### YOUR OBJECTIVE
Each line of the data that includes the string "nodes" is to be copied out.

Stored data:
• • •
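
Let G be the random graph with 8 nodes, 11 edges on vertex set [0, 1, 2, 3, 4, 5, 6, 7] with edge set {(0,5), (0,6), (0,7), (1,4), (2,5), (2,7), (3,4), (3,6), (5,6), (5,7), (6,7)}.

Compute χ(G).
Clique number ω(G) = 4 (lower bound: χ ≥ ω).
The clique on [0, 5, 6, 7] has size 4, forcing χ ≥ 4, and the coloring below uses 4 colors, so χ(G) = 4.
A valid 4-coloring: color 1: [1, 3, 7]; color 2: [2, 4, 6]; color 3: [5]; color 4: [0].

χ(G) = 4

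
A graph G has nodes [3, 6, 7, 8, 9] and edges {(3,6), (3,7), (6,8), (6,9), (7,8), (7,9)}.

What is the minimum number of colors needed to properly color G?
χ(G) = 2

Clique number ω(G) = 2 (lower bound: χ ≥ ω).
The graph is bipartite (no odd cycle), so 2 colors suffice: χ(G) = 2.
A valid 2-coloring: color 1: [6, 7]; color 2: [3, 8, 9].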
• • •
### OUTPUT FOR THIS EXERCISE
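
Let G be the random graph with 8 nodes, 11 edges on vertex set [0, 1, 2, 3, 4, 5, 6, 7] with edge set {(0,5), (0,6), (0,7), (1,4), (2,5), (2,7), (3,4), (3,6), (5,6), (5,7), (6,7)}.
A graph G has nodes [3, 6, 7, 8, 9] and edges {(3,6), (3,7), (6,8), (6,9), (7,8), (7,9)}.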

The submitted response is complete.